((

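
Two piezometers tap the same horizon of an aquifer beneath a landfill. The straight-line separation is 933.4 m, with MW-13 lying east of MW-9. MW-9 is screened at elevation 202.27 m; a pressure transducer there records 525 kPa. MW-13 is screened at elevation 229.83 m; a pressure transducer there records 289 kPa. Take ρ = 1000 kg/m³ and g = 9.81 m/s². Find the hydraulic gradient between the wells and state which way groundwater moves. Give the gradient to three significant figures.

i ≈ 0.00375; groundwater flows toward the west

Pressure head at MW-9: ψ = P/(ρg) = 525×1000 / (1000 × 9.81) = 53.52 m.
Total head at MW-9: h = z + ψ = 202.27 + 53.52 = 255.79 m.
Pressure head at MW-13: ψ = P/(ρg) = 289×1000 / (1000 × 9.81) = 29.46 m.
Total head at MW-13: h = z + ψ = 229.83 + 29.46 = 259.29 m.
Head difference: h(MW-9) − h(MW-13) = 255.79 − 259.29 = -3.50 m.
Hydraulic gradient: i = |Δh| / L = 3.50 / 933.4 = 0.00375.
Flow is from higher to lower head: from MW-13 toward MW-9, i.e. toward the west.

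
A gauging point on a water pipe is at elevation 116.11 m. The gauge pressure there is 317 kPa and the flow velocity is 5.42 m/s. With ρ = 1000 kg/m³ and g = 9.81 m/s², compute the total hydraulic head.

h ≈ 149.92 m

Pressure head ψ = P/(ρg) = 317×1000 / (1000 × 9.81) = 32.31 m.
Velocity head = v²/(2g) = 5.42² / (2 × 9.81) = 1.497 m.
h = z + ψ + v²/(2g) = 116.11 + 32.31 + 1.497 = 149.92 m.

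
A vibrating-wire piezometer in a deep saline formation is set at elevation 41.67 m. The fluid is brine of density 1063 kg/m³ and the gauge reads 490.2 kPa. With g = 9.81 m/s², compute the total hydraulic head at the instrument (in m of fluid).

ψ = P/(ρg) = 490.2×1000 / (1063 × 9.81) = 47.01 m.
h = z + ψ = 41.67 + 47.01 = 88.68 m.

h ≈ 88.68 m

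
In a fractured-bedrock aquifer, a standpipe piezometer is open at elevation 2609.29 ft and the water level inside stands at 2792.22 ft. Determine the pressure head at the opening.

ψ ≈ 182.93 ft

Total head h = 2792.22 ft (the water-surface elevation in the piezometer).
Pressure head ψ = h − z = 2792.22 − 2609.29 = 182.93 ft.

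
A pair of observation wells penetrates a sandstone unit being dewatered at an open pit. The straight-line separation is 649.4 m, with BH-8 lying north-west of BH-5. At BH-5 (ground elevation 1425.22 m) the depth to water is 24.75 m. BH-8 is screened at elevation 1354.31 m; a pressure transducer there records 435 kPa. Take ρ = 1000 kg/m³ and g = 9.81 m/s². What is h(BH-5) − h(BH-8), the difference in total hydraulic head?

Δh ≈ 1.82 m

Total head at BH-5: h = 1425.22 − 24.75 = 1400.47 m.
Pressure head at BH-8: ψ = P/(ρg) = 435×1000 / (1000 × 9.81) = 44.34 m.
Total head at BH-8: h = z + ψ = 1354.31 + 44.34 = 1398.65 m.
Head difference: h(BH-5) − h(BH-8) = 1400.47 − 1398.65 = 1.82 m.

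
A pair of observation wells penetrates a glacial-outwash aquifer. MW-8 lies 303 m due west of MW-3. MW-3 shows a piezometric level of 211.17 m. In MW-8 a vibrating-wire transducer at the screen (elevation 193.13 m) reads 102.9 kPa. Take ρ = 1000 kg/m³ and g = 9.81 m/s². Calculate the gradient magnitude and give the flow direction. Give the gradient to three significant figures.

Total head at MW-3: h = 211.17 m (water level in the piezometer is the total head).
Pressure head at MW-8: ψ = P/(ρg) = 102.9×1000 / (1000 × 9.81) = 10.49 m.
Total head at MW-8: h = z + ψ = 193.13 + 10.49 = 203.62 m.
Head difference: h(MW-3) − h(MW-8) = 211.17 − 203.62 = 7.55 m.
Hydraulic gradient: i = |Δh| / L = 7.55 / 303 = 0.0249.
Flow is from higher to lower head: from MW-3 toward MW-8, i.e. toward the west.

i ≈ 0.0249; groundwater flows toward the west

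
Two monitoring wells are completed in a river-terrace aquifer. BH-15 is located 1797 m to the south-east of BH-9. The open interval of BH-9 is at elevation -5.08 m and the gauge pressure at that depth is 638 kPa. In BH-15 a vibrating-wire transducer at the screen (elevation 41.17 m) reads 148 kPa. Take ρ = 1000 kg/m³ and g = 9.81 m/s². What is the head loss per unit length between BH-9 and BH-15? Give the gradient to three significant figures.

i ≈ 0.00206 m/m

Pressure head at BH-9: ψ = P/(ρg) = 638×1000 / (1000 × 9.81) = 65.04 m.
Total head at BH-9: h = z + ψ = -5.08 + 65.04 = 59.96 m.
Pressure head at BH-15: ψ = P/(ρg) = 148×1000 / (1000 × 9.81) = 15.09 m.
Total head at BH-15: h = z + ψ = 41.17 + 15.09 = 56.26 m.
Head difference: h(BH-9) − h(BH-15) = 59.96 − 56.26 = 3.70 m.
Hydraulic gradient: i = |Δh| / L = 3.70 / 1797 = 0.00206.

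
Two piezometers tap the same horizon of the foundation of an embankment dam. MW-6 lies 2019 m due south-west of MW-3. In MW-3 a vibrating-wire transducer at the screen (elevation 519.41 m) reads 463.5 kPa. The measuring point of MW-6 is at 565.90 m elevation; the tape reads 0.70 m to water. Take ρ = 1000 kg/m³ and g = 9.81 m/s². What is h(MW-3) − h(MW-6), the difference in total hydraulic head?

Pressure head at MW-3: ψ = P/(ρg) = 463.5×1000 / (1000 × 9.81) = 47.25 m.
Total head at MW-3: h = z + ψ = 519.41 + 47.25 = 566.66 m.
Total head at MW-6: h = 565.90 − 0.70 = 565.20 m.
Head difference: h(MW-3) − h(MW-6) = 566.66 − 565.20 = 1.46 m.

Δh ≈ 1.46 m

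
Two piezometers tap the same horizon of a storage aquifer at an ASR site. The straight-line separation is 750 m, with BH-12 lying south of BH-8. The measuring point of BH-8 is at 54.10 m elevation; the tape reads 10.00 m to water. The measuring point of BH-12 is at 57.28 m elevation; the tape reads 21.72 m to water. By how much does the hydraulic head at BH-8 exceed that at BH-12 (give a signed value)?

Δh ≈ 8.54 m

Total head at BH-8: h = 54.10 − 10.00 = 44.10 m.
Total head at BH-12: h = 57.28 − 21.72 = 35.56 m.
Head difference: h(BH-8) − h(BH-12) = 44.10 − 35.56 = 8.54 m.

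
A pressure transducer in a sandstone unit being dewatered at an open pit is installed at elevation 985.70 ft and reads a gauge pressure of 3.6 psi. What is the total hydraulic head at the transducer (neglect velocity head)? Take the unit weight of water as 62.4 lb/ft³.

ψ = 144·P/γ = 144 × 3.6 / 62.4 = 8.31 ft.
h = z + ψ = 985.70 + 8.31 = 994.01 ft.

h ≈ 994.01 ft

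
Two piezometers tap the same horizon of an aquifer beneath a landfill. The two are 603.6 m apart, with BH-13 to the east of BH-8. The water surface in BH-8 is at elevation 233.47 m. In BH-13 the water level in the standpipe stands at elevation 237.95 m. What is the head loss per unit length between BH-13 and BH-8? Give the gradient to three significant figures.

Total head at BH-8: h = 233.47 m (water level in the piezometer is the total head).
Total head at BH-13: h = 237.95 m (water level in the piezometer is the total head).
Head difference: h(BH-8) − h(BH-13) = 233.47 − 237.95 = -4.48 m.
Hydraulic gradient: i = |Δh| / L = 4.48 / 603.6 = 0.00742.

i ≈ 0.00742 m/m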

))

:: PROBLEM STATEMENT ::
Each line above is to be restated exactly as it stands.

:: TASK OUTPUT ::
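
Two piezometers tap the same horizon of an aquifer beneath a landfill. The straight-line separation is 933.4 m, with MW-13 lying east of MW-9. MW-9 is screened at elevation 202.27 m; a pressure transducer there records 525 kPa. MW-13 is screened at elevation 229.83 m; a pressure transducer there records 289 kPa. Take ρ = 1000 kg/m³ and g = 9.81 m/s². Find the hydraulic gradient between the wells and state which way groundwater moves. Give the gradient to three significant figures.

i ≈ 0.00375; groundwater flows toward the west

Pressure head at MW-9: ψ = P/(ρg) = 525×1000 / (1000 × 9.81) = 53.52 m.
Total head at MW-9: h = z + ψ = 202.27 + 53.52 = 255.79 m.
Pressure head at MW-13: ψ = P/(ρg) = 289×1000 / (1000 × 9.81) = 29.46 m.
Total head at MW-13: h = z + ψ = 229.83 + 29.46 = 259.29 m.
Head difference: h(MW-9) − h(MW-13) = 255.79 − 259.29 = -3.50 m.
Hydraulic gradient: i = |Δh| / L = 3.50 / 933.4 = 0.00375.
Flow is from higher to lower head: from MW-13 toward MW-9, i.e. toward the west.

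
A gauging point on a water pipe is at elevation 116.11 m. The gauge pressure there is 317 kPa and the flow velocity is 5.42 m/s. With ρ = 1000 kg/m³ and g = 9.81 m/s², compute the total hydraulic head.

h ≈ 149.92 m

Pressure head ψ = P/(ρg) = 317×1000 / (1000 × 9.81) = 32.31 m.
Velocity head = v²/(2g) = 5.42² / (2 × 9.81) = 1.497 m.
h = z + ψ + v²/(2g) = 116.11 + 32.31 + 1.497 = 149.92 m.

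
A vibrating-wire piezometer in a deep saline formation is set at elevation 41.67 m. The fluid is brine of density 1063 kg/m³ and the gauge reads 490.2 kPa. With g = 9.81 m/s², compute the total hydraulic head at the instrument (in m of fluid).

ψ = P/(ρg) = 490.2×1000 / (1063 × 9.81) = 47.01 m.
h = z + ψ = 41.67 + 47.01 = 88.68 m.

h ≈ 88.68 m

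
In a fractured-bedrock aquifer, a standpipe piezometer is open at elevation 2609.29 ft and the water level inside stands at 2792.22 ft. Determine the pressure head at the opening.

ψ ≈ 182.93 ft

Total head h = 2792.22 ft (the water-surface elevation in the piezometer).
Pressure head ψ = h − z = 2792.22 − 2609.29 = 182.93 ft.

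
A pair of observation wells penetrates a sandstone unit being dewatered at an open pit. The straight-line separation is 649.4 m, with BH-8 lying north-west of BH-5. At BH-5 (ground elevation 1425.22 m) the depth to water is 24.75 m. BH-8 is screened at elevation 1354.31 m; a pressure transducer there records 435 kPa. Take ρ = 1000 kg/m³ and g = 9.81 m/s². What is h(BH-5) − h(BH-8), the difference in total hydraulic head?

Δh ≈ 1.82 m

Total head at BH-5: h = 1425.22 − 24.75 = 1400.47 m.
Pressure head at BH-8: ψ = P/(ρg) = 435×1000 / (1000 × 9.81) = 44.34 m.
Total head at BH-8: h = z + ψ = 1354.31 + 44.34 = 1398.65 m.
Head difference: h(BH-5) − h(BH-8) = 1400.47 − 1398.65 = 1.82 m.

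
A pair of observation wells penetrates a glacial-outwash aquifer. MW-8 lies 303 m due west of MW-3. MW-3 shows a piezometric level of 211.17 m. In MW-8 a vibrating-wire transducer at the screen (elevation 193.13 m) reads 102.9 kPa. Take ρ = 1000 kg/m³ and g = 9.81 m/s². Calculate the gradient magnitude and give the flow direction. Give the gradient to three significant figures.

Total head at MW-3: h = 211.17 m (water level in the piezometer is the total head).
Pressure head at MW-8: ψ = P/(ρg) = 102.9×1000 / (1000 × 9.81) = 10.49 m.
Total head at MW-8: h = z + ψ = 193.13 + 10.49 = 203.62 m.
Head difference: h(MW-3) − h(MW-8) = 211.17 − 203.62 = 7.55 m.
Hydraulic gradient: i = |Δh| / L = 7.55 / 303 = 0.0249.
Flow is from higher to lower head: from MW-3 toward MW-8, i.e. toward the west.

i ≈ 0.0249; groundwater flows toward the west

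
Two monitoring wells are completed in a river-terrace aquifer. BH-15 is located 1797 m to the south-east of BH-9. The open interval of BH-9 is at elevation -5.08 m and the gauge pressure at that depth is 638 kPa. In BH-15 a vibrating-wire transducer at the screen (elevation 41.17 m) reads 148 kPa. Take ρ = 1000 kg/m³ and g = 9.81 m/s². What is the head loss per unit length between BH-9 and BH-15? Give the gradient to three significant figures.

i ≈ 0.00206 m/m

Pressure head at BH-9: ψ = P/(ρg) = 638×1000 / (1000 × 9.81) = 65.04 m.
Total head at BH-9: h = z + ψ = -5.08 + 65.04 = 59.96 m.
Pressure head at BH-15: ψ = P/(ρg) = 148×1000 / (1000 × 9.81) = 15.09 m.
Total head at BH-15: h = z + ψ = 41.17 + 15.09 = 56.26 m.
Head difference: h(BH-9) − h(BH-15) = 59.96 − 56.26 = 3.70 m.
Hydraulic gradient: i = |Δh| / L = 3.70 / 1797 = 0.00206.

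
Two piezometers tap the same horizon of the foundation of an embankment dam. MW-6 lies 2019 m due south-west of MW-3. In MW-3 a vibrating-wire transducer at the screen (elevation 519.41 m) reads 463.5 kPa. The measuring point of MW-6 is at 565.90 m elevation; the tape reads 0.70 m to water. Take ρ = 1000 kg/m³ and g = 9.81 m/s². What is h(MW-3) − h(MW-6), the difference in total hydraulic head?

Pressure head at MW-3: ψ = P/(ρg) = 463.5×1000 / (1000 × 9.81) = 47.25 m.
Total head at MW-3: h = z + ψ = 519.41 + 47.25 = 566.66 m.
Total head at MW-6: h = 565.90 − 0.70 = 565.20 m.
Head difference: h(MW-3) − h(MW-6) = 566.66 − 565.20 = 1.46 m.

Δh ≈ 1.46 m

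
Two piezometers tap the same horizon of a storage aquifer at an ASR site. The straight-line separation is 750 m, with BH-12 lying south of BH-8. The measuring point of BH-8 is at 54.10 m elevation; the tape reads 10.00 m to water. The measuring point of BH-12 is at 57.28 m elevation; the tape reads 21.72 m to water. By how much does the hydraulic head at BH-8 exceed that at BH-12 (give a signed value)?

Δh ≈ 8.54 m

Total head at BH-8: h = 54.10 − 10.00 = 44.10 m.
Total head at BH-12: h = 57.28 − 21.72 = 35.56 m.
Head difference: h(BH-8) − h(BH-12) = 44.10 − 35.56 = 8.54 m.

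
A pressure transducer in a sandstone unit being dewatered at an open pit is installed at elevation 985.70 ft and reads a gauge pressure of 3.6 psi. What is the total hydraulic head at the transducer (neglect velocity head)? Take the unit weight of water as 62.4 lb/ft³.

ψ = 144·P/γ = 144 × 3.6 / 62.4 = 8.31 ft.
h = z + ψ = 985.70 + 8.31 = 994.01 ft.

h ≈ 994.01 ft

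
Two piezometers tap the same horizon of an aquifer beneath a landfill. The two are 603.6 m apart, with BH-13 to the east of BH-8. The water surface in BH-8 is at elevation 233.47 m. In BH-13 the water level in the standpipe stands at elevation 237.95 m. What is the head loss per unit length between BH-13 and BH-8? Give the gradient to three significant figures.

Total head at BH-8: h = 233.47 m (water level in the piezometer is the total head).
Total head at BH-13: h = 237.95 m (water level in the piezometer is the total head).
Head difference: h(BH-8) − h(BH-13) = 233.47 − 237.95 = -4.48 m.
Hydraulic gradient: i = |Δh| / L = 4.48 / 603.6 = 0.00742.

i ≈ 0.00742 m/m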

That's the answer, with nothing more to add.